===== Supplied records =====
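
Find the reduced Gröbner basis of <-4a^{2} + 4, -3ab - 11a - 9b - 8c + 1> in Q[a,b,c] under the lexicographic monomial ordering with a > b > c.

G = {a^{2} - 1, ab + \tfrac{11}{3}a + 3b + \tfrac{8}{3}c - \tfrac{1}{3}, ac - \tfrac{17}{4}a - 3b - 3c + \tfrac{7}{4}, b^{2} + 2bc - \tfrac{7}{6}b + \tfrac{8}{9}c^{2} - \tfrac{2}{9}c - \tfrac{5}{3}}

f_1 = -4a^{2} + 4, LT = a^{2}.
f_2 = -3ab - 11a - 9b - 8c + 1, LT = ab.

S(f_1,f_2): lcm = a^{2}b. S = -\tfrac{11}{3}a^{2} - 3ab - \tfrac{8}{3}ac + \tfrac{1}{3}a - b.
  leading term a^{2}: subtract (\tfrac{11}{12})·f_1 from -\tfrac{11}{3}a^{2} - 3ab - \tfrac{8}{3}ac + \tfrac{1}{3}a - b → -3ab - \tfrac{8}{3}ac + \tfrac{1}{3}a - b - \tfrac{11}{3}
  leading term ab: subtract (1)·f_2 from -3ab - \tfrac{8}{3}ac + \tfrac{1}{3}a - b - \tfrac{11}{3} → -\tfrac{8}{3}ac + \tfrac{34}{3}a + 8b + 8c - \tfrac{14}{3}
  leading term ac: no divisor's leading term divides it; move -\tfrac{8}{3}ac to the remainder.
  leading term a: no divisor's leading term divides it; move \tfrac{34}{3}a to the remainder.
  leading term b: no divisor's leading term divides it; move 8b to the remainder.
  leading term c: no divisor's leading term divides it; move 8c to the remainder.
  leading term 1: no divisor's leading term divides it; move -\tfrac{14}{3} to the remainder.
  remainder -\tfrac{8}{3}ac + \tfrac{34}{3}a + 8b + 8c - \tfrac{14}{3} ≠ 0; add g_3 = -\tfrac{8}{3}ac + \tfrac{34}{3}a + 8b + 8c - \tfrac{14}{3} to the basis.

S(f_1,g_3): lcm = a^{2}c. S = \tfrac{17}{4}a^{2} + 3ab + 3ac - \tfrac{7}{4}a - c.
  leading term a^{2}: subtract (-\tfrac{17}{16})·f_1 from \tfrac{17}{4}a^{2} + 3ab + 3ac - \tfrac{7}{4}a - c → 3ab + 3ac - \tfrac{7}{4}a - c + \tfrac{17}{4}
  leading term ab: subtract (-1)·f_2 from 3ab + 3ac - \tfrac{7}{4}a - c + \tfrac{17}{4} → 3ac - \tfrac{51}{4}a - 9b - 9c + \tfrac{21}{4}
  leading term ac: subtract (-\tfrac{9}{8})·g_3 from 3ac - \tfrac{51}{4}a - 9b - 9c + \tfrac{21}{4} → 0
  remainder 0.

S(f_2,g_3): lcm = abc. S = \tfrac{17}{4}ab + \tfrac{11}{3}ac + 3b^{2} + 6bc - \tfrac{7}{4}b + \tfrac{8}{3}c^{2} - \tfrac{1}{3}c.
  leading term ab: subtract (-\tfrac{17}{12})·f_2 from \tfrac{17}{4}ab + \tfrac{11}{3}ac + 3b^{2} + 6bc - \tfrac{7}{4}b + \tfrac{8}{3}c^{2} - \tfrac{1}{3}c → \tfrac{11}{3}ac - \tfrac{187}{12}a + 3b^{2} + 6bc - \tfrac{29}{2}b + \tfrac{8}{3}c^{2} - \tfrac{35}{3}c + \tfrac{17}{12}
  leading term ac: subtract (-\tfrac{11}{8})·g_3 from \tfrac{11}{3}ac - \tfrac{187}{12}a + 3b^{2} + 6bc - \tfrac{29}{2}b + \tfrac{8}{3}c^{2} - \tfrac{35}{3}c + \tfrac{17}{12} → 3b^{2} + 6bc - \tfrac{7}{2}b + \tfrac{8}{3}c^{2} - \tfrac{2}{3}c - 5
  leading term b^{2}: no divisor's leading term divides it; move 3b^{2} to the remainder.
  leading term bc: no divisor's leading term divides it; move 6bc to the remainder.
  leading term b: no divisor's leading term divides it; move -\tfrac{7}{2}b to the remainder.
  leading term c^{2}: no divisor's leading term divides it; move \tfrac{8}{3}c^{2} to the remainder.
  leading term c: no divisor's leading term divides it; move -\tfrac{2}{3}c to the remainder.
  leading term 1: no divisor's leading term divides it; move -5 to the remainder.
  remainder 3b^{2} + 6bc - \tfrac{7}{2}b + \tfrac{8}{3}c^{2} - \tfrac{2}{3}c - 5 ≠ 0; add g_4 = 3b^{2} + 6bc - \tfrac{7}{2}b + \tfrac{8}{3}c^{2} - \tfrac{2}{3}c - 5 to the basis.

S(f_1,g_4): leading monomials are coprime, so the S-polynomial reduces to 0 (Buchberger's first criterion).
S(f_2,g_4): lcm = ab^{2}. S = -2abc + \tfrac{29}{6}ab - \tfrac{8}{9}ac^{2} + \tfrac{2}{9}ac + \tfrac{5}{3}a + 3b^{2} + \tfrac{8}{3}bc - \tfrac{1}{3}b.
  leading term abc: subtract (\tfrac{2}{3}c)·f_2 from -2abc + \tfrac{29}{6}ab - \tfrac{8}{9}ac^{2} + \tfrac{2}{9}ac + \tfrac{5}{3}a + 3b^{2} + \tfrac{8}{3}bc - \tfrac{1}{3}b → \tfrac{29}{6}ab - \tfrac{8}{9}ac^{2} + \tfrac{68}{9}ac + \tfrac{5}{3}a + 3b^{2} + \tfrac{26}{3}bc - \tfrac{1}{3}b + \tfrac{16}{3}c^{2} - \tfrac{2}{3}c
  leading term ab: subtract (-\tfrac{29}{18})·f_2 from \tfrac{29}{6}ab - \tfrac{8}{9}ac^{2} + \tfrac{68}{9}ac + \tfrac{5}{3}a + 3b^{2} + \tfrac{26}{3}bc - \tfrac{1}{3}b + \tfrac{16}{3}c^{2} - \tfrac{2}{3}c → -\tfrac{8}{9}ac^{2} + \tfrac{68}{9}ac - \tfrac{289}{18}a + 3b^{2} + \tfrac{26}{3}bc - \tfrac{89}{6}b + \tfrac{16}{3}c^{2} - \tfrac{122}{9}c + \tfrac{29}{18}
  leading term ac^{2}: subtract (\tfrac{1}{3}c)·g_3 from -\tfrac{8}{9}ac^{2} + \tfrac{68}{9}ac - \tfrac{289}{18}a + 3b^{2} + \tfrac{26}{3}bc - \tfrac{89}{6}b + \tfrac{16}{3}c^{2} - \tfrac{122}{9}c + \tfrac{29}{18} → \tfrac{34}{9}ac - \tfrac{289}{18}a + 3b^{2} + 6bc - \tfrac{89}{6}b + \tfrac{8}{3}c^{2} - 12c + \tfrac{29}{18}
  leading term ac: subtract (-\tfrac{17}{12})·g_3 from \tfrac{34}{9}ac - \tfrac{289}{18}a + 3b^{2} + 6bc - \tfrac{89}{6}b + \tfrac{8}{3}c^{2} - 12c + \tfrac{29}{18} → 3b^{2} + 6bc - \tfrac{7}{2}b + \tfrac{8}{3}c^{2} - \tfrac{2}{3}c - 5
  leading term b^{2}: subtract (1)·g_4 from 3b^{2} + 6bc - \tfrac{7}{2}b + \tfrac{8}{3}c^{2} - \tfrac{2}{3}c - 5 → 0
  remainder 0.

S(g_3,g_4): leading monomials are coprime, so the S-polynomial reduces to 0 (Buchberger's first criterion).
Every S-polynomial of the final basis reduces to 0, so we have a Gröbner basis.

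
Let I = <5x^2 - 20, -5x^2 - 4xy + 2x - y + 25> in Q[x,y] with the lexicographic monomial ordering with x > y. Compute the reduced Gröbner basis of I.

f_1 = 5x^2 - 20, LT = x^2.
f_2 = -5x^2 - 4xy + 2x - y + 25, LT = x^2.

S(f_1,f_2): lcm = x^2. S = -4/5xy + 2/5x - 1/5y + 1.
  reduce S modulo (f_1, f_2):
  remainder -4/5xy + 2/5x - 1/5y + 1 ≠ 0; add g_3 = -4/5xy + 2/5x - 1/5y + 1 to the basis.

S(f_1,g_3): lcm = x^2y. S = 1/2x^2 - 1/4xy + 5/4x - 4y.
  reduce S modulo (f_1, f_2, g_3):
  remainder 9/8x - 63/16y + 27/16 ≠ 0; add g_4 = 9/8x - 63/16y + 27/16 to the basis.

S(g_3,g_4): lcm = xy. S = -1/2x + 7/2y^2 - 5/4y - 5/4.
  reduce S modulo (f_1, f_2, g_3, g_4):
  remainder 7/2y^2 - 3y - 1/2 ≠ 0; add g_5 = 7/2y^2 - 3y - 1/2 to the basis.

The other S-polynomials (S(f_2,g_3), S(f_1,g_4), S(f_2,g_4), S(f_1,g_5), S(f_2,g_5), S(g_3,g_5), S(g_4,g_5)) all reduce to 0 modulo the current basis, so we have a Gröbner basis.
Inter-reduce: drop elements whose leading term is divisible by another's, tail-reduce, and make monic.

G = {x - 7/2y + 3/2, y^2 - 6/7y - 1/7}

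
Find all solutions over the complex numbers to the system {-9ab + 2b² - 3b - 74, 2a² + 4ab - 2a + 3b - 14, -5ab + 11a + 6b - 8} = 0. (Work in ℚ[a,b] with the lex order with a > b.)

Compute a lex Gröbner basis by Buchberger's algorithm.
f_1 = -9ab + 2b² - 3b - 74, LT = ab.
f_2 = 2a² + 4ab - 2a + 3b - 14, LT = a².
f_3 = -5ab + 11a + 6b - 8, LT = ab.

S(f_1,f_2): lcm = a²b. S = -20/9ab² + 4/3ab + 74/9a - 3/2b² + 7b.
  leading term ab²: subtract (20/81b)·f_1 from -20/9ab² + 4/3ab + 74/9a - 3/2b² + 7b → 4/3ab + 74/9a - 40/81b³ - 41/54b² + 2047/81b
  leading term ab: subtract (-4/27)·f_1 from 4/3ab + 74/9a - 40/81b³ - 41/54b² + 2047/81b → 74/9a - 40/81b³ - 25/54b² + 2011/81b - 296/27
  leading term a: no divisor's leading term divides it; move 74/9a to the remainder.
  leading term b³: no divisor's leading term divides it; move -40/81b³ to the remainder.
  leading term b²: no divisor's leading term divides it; move -25/54b² to the remainder.
  leading term b: no divisor's leading term divides it; move 2011/81b to the remainder.
  leading term 1: no divisor's leading term divides it; move -296/27 to the remainder.
  remainder 74/9a - 40/81b³ - 25/54b² + 2011/81b - 296/27 ≠ 0; add h_4 = 74/9a - 40/81b³ - 25/54b² + 2011/81b - 296/27 to the basis.

S(f_1,f_3): lcm = ab. S = 11/5a - 2/9b² + 23/15b + 298/45.
  leading term a: subtract (99/370)·h_4 from 11/5a - 2/9b² + 23/15b + 298/45 → 44/333b³ - 131/1332b² - 3403/666b + 86/9
  leading term b³: no divisor's leading term divides it; move 44/333b³ to the remainder.
  leading term b²: no divisor's leading term divides it; move -131/1332b² to the remainder.
  leading term b: no divisor's leading term divides it; move -3403/666b to the remainder.
  leading term 1: no divisor's leading term divides it; move 86/9 to the remainder.
  remainder 44/333b³ - 131/1332b² - 3403/666b + 86/9 ≠ 0; add h_5 = 44/333b³ - 131/1332b² - 3403/666b + 86/9 to the basis.

S(f_2,f_3): lcm = a²b. S = 11/5a² + 2ab² + ⅕ab - 8/5a + 3/2b² - 7b.
  leading term a²: subtract (11/10)·f_2 from 11/5a² + 2ab² + ⅕ab - 8/5a + 3/2b² - 7b → 2ab² - 21/5ab + ⅗a + 3/2b² - 103/10b + 77/5
  leading term ab²: subtract (-2/9b)·f_1 from 2ab² - 21/5ab + ⅗a + 3/2b² - 103/10b + 77/5 → -21/5ab + ⅗a + 4/9b³ + ⅚b² - 2407/90b + 77/5
  leading term ab: subtract (7/15)·f_1 from -21/5ab + ⅗a + 4/9b³ + ⅚b² - 2407/90b + 77/5 → ⅗a + 4/9b³ - 1/10b² - 2281/90b + 749/15
  leading term a: subtract (27/370)·h_4 from ⅗a + 4/9b³ - 1/10b² - 2281/90b + 749/15 → 160/333b³ - 49/740b² - 9043/333b + 761/15
  leading term b³: subtract (40/11)·h_5 from 160/333b³ - 49/740b² - 9043/333b + 761/15 → 577/1980b² - 283/33b + 7913/495
  leading term b²: no divisor's leading term divides it; move 577/1980b² to the remainder.
  leading term b: no divisor's leading term divides it; move -283/33b to the remainder.
  leading term 1: no divisor's leading term divides it; move 7913/495 to the remainder.
  remainder 577/1980b² - 283/33b + 7913/495 ≠ 0; add h_6 = 577/1980b² - 283/33b + 7913/495 to the basis.

S(f_1,h_4): lcm = ab. S = 20/333b⁴ + 25/444b³ - 2159/666b² + 5/3b + 74/9.
  leading term b⁴: subtract (5/11b)·h_5 from 20/333b⁴ + 25/444b³ - 2159/666b² + 5/3b + 74/9 → 10/99b³ - 91/99b² - 265/99b + 74/9
  leading term b³: subtract (185/242)·h_5 from 10/99b³ - 91/99b² - 265/99b + 74/9 → -817/968b² + 595/484b + 111/121
  leading term b²: subtract (-36765/12694)·h_6 from -817/968b² + 595/484b + 111/121 → -599365/25388b + 599365/12694
  leading term b: no divisor's leading term divides it; move -599365/25388b to the remainder.
  leading term 1: no divisor's leading term divides it; move 599365/12694 to the remainder.
  remainder -599365/25388b + 599365/12694 ≠ 0; add h_7 = -599365/25388b + 599365/12694 to the basis.

The other S-polynomials (S(f_2,h_4), S(f_3,h_4), S(f_1,h_5), S(f_2,h_5), S(f_3,h_5), S(h_4,h_5), S(f_1,h_6), S(f_2,h_6), S(f_3,h_6), S(h_4,h_6), S(h_5,h_6), S(f_1,h_7), S(f_2,h_7), S(f_3,h_7), S(h_4,h_7), S(h_5,h_7), S(h_6,h_7)) all reduce to 0 modulo the current basis, so we have a Gröbner basis.
Inter-reduce: drop elements whose leading term is divisible by another's, tail-reduce, and make monic.
Reduced Gröbner basis: {a + 4, b - 2}.

Since the basis is lex-ordered, b - 2 is univariate in b. Its roots are {2}. Back-substituting each root into the other basis elements fixes the other coordinates.
  b = 2: the earlier basis element becomes a + 4 = 0, giving a = -4 — point (-4, 2).
Each listed point satisfies every original equation (direct substitution).

{(-4, 2)}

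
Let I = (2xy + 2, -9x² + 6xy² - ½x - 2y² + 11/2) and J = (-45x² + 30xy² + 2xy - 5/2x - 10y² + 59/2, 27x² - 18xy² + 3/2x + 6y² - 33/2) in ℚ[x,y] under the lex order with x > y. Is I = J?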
=====
Exercise requirements
Tell how many lines above contain the word "lexicographic". Give the number alone.

Solution to this problem
2